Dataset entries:

━━━━

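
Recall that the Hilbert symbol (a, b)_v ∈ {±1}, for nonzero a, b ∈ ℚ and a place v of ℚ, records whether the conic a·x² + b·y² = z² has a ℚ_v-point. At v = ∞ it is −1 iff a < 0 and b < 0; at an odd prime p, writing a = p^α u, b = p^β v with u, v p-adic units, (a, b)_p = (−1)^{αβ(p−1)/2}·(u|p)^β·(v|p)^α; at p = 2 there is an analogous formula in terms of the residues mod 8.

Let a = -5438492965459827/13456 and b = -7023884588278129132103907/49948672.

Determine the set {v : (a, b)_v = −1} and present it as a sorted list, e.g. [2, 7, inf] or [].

(a, b) ≡ (-3, -3015246) mod (ℚ^×)²; places V = {2, 3, 7, 13, 29, 31, 43, ∞}.
(a,b)_13: α=4, u≡12; β=7, v≡1 (mod 13); (12|13)=+1, (1|13)=+1; sign (−1)^0·+1^7·+1^4 = +1.
(a,b)_31: α=2, u≡28; β=3, v≡29 (mod 31); (28|31)=+1, (29|31)=-1; sign (−1)^0·+1^3·-1^2 = +1.
(a,b)_3: α=7, u≡2; β=9, v≡2 (mod 3); (2|3)=-1, (2|3)=-1; sign (−1)^1·-1^9·-1^7 = -1.
(a,b)_43: α=2, u≡14; β=3, v≡31 (mod 43); (14|43)=+1, (31|43)=+1; sign (−1)^0·+1^3·+1^2 = +1.
(a,b)_2: α=-4, β=-11; u≡5, v≡1 (mod 8); ε(u)ε(v)=0·0, αω(v)=-4·0, βω(u)=-11·1; sum ≡ 1  ⇒  -1.
(a,b)_29: α=-2, u≡2; β=-3, v≡7 (mod 29); (2|29)=-1, (7|29)=+1; sign (−1)^0·-1^-3·+1^-2 = -1.
(a,b)_7: α=2, u≡4; β=4, v≡2 (mod 7); (4|7)=+1, (2|7)=+1; sign (−1)^0·+1^4·+1^2 = +1.
(a,b)_∞: sgn(-3)=−, sgn(-3015246)=−, so -1.
(-3, -3015246 / ℚ) ramifies at {2, 3, 29, ∞}: a division algebra.

[2, 3, 29, inf]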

━━━━

Task description
All of the entries must be printed again exactly as given.

Answer to this problem
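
Recall that the Hilbert symbol (a, b)_v ∈ {±1}, for nonzero a, b ∈ ℚ and a place v of ℚ, records whether the conic a·x² + b·y² = z² has a ℚ_v-point. At v = ∞ it is −1 iff a < 0 and b < 0; at an odd prime p, writing a = p^α u, b = p^β v with u, v p-adic units, (a, b)_p = (−1)^{αβ(p−1)/2}·(u|p)^β·(v|p)^α; at p = 2 there is an analogous formula in terms of the residues mod 8.

Let a = -5438492965459827/13456 and b = -7023884588278129132103907/49948672.

Determine the set {v : (a, b)_v = −1} and present it as a sorted list, e.g. [2, 7, inf] or [].

(a, b) ≡ (-3, -3015246) mod (ℚ^×)²; places V = {2, 3, 7, 13, 29, 31, 43, ∞}.
(a,b)_13: α=4, u≡12; β=7, v≡1 (mod 13); (12|13)=+1, (1|13)=+1; sign (−1)^0·+1^7·+1^4 = +1.
(a,b)_31: α=2, u≡28; β=3, v≡29 (mod 31); (28|31)=+1, (29|31)=-1; sign (−1)^0·+1^3·-1^2 = +1.
(a,b)_3: α=7, u≡2; β=9, v≡2 (mod 3); (2|3)=-1, (2|3)=-1; sign (−1)^1·-1^9·-1^7 = -1.
(a,b)_43: α=2, u≡14; β=3, v≡31 (mod 43); (14|43)=+1, (31|43)=+1; sign (−1)^0·+1^3·+1^2 = +1.
(a,b)_2: α=-4, β=-11; u≡5, v≡1 (mod 8); ε(u)ε(v)=0·0, αω(v)=-4·0, βω(u)=-11·1; sum ≡ 1  ⇒  -1.
(a,b)_29: α=-2, u≡2; β=-3, v≡7 (mod 29); (2|29)=-1, (7|29)=+1; sign (−1)^0·-1^-3·+1^-2 = -1.
(a,b)_7: α=2, u≡4; β=4, v≡2 (mod 7); (4|7)=+1, (2|7)=+1; sign (−1)^0·+1^4·+1^2 = +1.
(a,b)_∞: sgn(-3)=−, sgn(-3015246)=−, so -1.
(-3, -3015246 / ℚ) ramifies at {2, 3, 29, ∞}: a division algebra.

[2, 3, 29, inf]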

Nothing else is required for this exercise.